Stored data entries
######

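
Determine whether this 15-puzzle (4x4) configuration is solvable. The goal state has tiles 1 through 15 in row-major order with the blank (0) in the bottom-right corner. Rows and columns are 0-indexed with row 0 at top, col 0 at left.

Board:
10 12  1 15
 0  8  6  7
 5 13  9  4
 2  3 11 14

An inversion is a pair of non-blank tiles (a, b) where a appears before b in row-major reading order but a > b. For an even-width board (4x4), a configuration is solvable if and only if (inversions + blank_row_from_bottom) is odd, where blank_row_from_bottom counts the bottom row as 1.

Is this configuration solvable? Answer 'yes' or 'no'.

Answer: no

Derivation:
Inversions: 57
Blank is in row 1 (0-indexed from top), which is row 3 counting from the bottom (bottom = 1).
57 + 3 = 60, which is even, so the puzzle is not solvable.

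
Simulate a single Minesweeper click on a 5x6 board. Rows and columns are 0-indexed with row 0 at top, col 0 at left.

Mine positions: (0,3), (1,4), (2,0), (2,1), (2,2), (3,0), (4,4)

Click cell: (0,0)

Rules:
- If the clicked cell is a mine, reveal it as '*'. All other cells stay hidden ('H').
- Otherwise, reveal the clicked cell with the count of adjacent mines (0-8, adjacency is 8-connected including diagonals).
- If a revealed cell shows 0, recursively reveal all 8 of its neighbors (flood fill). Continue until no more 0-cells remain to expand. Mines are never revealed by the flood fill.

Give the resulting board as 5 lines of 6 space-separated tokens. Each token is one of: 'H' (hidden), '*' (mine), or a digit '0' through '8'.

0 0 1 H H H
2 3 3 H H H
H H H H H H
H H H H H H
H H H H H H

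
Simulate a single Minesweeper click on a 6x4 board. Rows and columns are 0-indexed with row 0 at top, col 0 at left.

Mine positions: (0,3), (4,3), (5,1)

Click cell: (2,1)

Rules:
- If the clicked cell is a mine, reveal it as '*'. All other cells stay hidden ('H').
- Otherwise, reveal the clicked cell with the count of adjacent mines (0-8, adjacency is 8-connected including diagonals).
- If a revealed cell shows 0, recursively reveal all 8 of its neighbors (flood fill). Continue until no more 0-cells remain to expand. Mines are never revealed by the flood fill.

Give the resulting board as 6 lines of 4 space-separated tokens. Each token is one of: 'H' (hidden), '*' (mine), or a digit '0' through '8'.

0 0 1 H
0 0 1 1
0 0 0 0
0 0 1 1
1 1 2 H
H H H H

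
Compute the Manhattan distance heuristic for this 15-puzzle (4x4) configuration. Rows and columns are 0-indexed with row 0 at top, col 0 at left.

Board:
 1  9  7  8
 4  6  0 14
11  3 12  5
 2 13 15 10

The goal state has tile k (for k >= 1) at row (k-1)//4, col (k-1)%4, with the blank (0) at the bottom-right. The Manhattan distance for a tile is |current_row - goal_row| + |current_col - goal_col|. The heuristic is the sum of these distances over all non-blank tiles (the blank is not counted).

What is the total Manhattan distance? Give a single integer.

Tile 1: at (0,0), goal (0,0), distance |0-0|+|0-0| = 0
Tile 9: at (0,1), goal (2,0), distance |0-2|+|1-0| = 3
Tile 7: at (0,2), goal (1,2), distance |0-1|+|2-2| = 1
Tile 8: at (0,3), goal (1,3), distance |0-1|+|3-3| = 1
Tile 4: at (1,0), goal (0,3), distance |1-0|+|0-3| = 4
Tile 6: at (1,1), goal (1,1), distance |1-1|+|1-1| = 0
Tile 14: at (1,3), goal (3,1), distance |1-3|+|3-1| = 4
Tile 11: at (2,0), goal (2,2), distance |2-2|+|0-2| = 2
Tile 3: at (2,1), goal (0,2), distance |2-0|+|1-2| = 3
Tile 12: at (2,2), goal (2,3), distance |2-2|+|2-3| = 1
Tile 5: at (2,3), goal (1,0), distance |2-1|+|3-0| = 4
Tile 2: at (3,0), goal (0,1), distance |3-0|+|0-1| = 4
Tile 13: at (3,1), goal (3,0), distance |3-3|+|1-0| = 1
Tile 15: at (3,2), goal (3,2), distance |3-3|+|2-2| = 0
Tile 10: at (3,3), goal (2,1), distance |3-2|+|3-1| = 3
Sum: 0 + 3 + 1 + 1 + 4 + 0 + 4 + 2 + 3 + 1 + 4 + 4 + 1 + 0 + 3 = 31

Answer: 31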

######

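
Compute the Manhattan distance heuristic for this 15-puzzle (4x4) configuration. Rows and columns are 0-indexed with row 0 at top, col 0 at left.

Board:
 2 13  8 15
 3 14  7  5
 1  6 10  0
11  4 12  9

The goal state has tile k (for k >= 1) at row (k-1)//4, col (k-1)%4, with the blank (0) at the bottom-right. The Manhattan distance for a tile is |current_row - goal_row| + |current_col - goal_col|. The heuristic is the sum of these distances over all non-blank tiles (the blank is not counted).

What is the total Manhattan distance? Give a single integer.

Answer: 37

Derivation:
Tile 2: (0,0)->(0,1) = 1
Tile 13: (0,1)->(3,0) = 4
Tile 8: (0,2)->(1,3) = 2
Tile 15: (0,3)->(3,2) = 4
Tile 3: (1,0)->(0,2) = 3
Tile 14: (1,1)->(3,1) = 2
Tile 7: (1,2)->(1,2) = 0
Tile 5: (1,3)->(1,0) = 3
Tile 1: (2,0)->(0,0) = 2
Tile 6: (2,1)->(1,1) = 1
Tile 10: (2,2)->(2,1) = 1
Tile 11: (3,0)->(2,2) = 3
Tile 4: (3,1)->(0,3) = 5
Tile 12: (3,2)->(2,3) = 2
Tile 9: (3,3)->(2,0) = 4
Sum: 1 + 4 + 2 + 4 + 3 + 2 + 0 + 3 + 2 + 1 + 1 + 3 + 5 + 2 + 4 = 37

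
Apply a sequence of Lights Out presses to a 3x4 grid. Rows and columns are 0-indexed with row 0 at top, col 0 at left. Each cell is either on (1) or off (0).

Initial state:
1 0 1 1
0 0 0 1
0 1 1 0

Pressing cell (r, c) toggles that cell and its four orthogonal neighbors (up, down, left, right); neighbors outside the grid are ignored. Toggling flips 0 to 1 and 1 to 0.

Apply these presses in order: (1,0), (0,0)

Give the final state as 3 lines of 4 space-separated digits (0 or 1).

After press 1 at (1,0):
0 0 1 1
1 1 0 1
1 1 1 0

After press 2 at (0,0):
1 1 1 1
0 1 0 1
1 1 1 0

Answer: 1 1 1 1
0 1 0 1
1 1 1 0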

######

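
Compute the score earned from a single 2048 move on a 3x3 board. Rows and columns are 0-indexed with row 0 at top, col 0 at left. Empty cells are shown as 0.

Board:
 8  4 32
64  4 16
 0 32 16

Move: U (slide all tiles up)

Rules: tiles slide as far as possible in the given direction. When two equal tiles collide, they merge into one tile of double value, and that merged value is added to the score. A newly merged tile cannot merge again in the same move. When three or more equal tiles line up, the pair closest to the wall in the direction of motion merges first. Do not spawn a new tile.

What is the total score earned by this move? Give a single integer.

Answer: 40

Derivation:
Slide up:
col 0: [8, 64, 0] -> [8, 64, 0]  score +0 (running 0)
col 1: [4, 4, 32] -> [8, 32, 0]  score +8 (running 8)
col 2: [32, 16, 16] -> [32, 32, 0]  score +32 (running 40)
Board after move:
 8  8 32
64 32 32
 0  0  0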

######

Retype exactly the lines of the data above that fall between the line with "Determine whether this" and the line with "An inversion is", inclusive, and add nothing.

COMPLETED TASK:
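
Determine whether this 15-puzzle (4x4) configuration is solvable. The goal state has tiles 1 through 15 in row-major order with the blank (0) in the bottom-right corner. Rows and columns are 0-indexed with row 0 at top, col 0 at left.

Board:
10 12  1 15
 0  8  6  7
 5 13  9  4
 2  3 11 14

An inversion is a pair of non-blank tiles (a, b) where a appears before b in row-major reading order but a > b. For an even-width board (4x4), a configuration is solvable if and only if (inversions + blank_row_from_bottom) is odd, where blank_row_from_bottom counts the bottom row as 1.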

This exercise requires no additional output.